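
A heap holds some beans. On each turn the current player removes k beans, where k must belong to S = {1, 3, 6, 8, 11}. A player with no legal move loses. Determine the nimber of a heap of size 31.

1

n :  0  1  2  3  4  5  6  7  8  9 10 11 12 13 14 15 16 17 18 19 20 21 22 23 24 25 26 27 28 29 30 31
G :  0  1  0  1  0  1  2  3  2  0  1  3  4  2  0  1  0  1  0  1  2  3  2  0  1  3  4  2  0  1  0  1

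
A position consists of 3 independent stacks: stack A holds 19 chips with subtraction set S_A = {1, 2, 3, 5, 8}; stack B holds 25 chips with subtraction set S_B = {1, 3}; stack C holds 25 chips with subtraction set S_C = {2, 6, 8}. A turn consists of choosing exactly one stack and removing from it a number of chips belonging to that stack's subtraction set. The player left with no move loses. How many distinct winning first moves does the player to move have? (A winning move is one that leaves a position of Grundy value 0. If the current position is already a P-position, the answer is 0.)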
= = =
#### [Problem]
Please write out every line of the data exactly.

#### [Response to the exercise]
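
A heap holds some beans. On each turn the current player removes k beans, where k must belong to S = {1, 3, 6, 8, 11}. A player with no legal move loses. Determine the nimber of a heap of size 31.

1

n :  0  1  2  3  4  5  6  7  8  9 10 11 12 13 14 15 16 17 18 19 20 21 22 23 24 25 26 27 28 29 30 31
G :  0  1  0  1  0  1  2  3  2  0  1  3  4  2  0  1  0  1  0  1  2  3  2  0  1  3  4  2  0  1  0  1

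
A position consists of 3 independent stacks: stack A holds 19 chips with subtraction set S_A = {1, 2, 3, 5, 8}; stack B holds 25 chips with subtraction set S_B = {1, 3}; stack C holds 25 chips with subtraction set S_C = {2, 6, 8}. A turn consists of choosing exactly one stack and removing from it a number of chips belonging to that stack's subtraction set. The player left with no move loses. How many distinct winning first moves does the player to move have? (A winning move is one that leaves a position of Grundy value 0. If the current position is already a P-position, the answer is 0.)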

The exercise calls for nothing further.